# TASK TO CARRY OUT:
Provide the number of lines in the entries below containing "Answer", with no further words.

# SUPPLIED RECORDS:
-- Opening Marker --

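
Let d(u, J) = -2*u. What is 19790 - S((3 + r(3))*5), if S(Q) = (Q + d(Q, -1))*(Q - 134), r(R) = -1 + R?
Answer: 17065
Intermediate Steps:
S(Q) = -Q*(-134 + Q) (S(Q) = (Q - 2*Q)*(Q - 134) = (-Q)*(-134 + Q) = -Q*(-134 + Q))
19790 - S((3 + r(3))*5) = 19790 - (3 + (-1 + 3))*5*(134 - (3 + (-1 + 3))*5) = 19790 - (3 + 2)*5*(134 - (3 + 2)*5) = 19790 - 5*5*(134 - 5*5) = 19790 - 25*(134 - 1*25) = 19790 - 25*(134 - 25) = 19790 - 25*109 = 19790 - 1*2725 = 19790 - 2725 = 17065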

-- Closing Marker --
-- Opening Marker --

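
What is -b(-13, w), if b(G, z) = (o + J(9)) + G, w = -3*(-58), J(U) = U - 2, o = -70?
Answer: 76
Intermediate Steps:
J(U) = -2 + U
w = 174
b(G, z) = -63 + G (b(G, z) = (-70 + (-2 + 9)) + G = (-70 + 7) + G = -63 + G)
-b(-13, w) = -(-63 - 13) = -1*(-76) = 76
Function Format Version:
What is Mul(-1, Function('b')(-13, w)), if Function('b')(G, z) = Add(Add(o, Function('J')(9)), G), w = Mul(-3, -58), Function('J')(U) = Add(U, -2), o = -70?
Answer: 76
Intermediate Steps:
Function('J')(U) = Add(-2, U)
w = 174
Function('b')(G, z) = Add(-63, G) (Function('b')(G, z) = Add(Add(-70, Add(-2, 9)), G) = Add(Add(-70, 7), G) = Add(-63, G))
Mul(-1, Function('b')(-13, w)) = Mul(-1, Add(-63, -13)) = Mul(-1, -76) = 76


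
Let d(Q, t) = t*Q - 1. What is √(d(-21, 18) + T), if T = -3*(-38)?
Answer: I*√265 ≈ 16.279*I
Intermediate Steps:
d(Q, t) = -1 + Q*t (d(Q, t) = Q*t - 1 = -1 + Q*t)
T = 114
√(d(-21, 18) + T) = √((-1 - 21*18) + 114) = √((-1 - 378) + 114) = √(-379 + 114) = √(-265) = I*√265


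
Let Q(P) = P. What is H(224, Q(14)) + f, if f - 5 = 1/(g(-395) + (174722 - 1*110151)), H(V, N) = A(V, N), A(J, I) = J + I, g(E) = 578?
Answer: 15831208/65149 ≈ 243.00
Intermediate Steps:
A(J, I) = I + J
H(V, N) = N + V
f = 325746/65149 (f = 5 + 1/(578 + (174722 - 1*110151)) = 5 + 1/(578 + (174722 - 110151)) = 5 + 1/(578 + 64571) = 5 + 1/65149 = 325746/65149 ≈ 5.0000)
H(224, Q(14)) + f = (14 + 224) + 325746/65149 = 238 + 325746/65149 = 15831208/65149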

-- Closing Marker --
-- Opening Marker --

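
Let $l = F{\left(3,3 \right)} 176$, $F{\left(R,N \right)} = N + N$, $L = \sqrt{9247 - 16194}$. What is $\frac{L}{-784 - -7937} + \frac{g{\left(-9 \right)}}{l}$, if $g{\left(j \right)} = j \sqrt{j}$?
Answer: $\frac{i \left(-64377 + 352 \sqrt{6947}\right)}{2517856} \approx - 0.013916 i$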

-- Closing Marker --

# EXERCISE RESPONSE:
6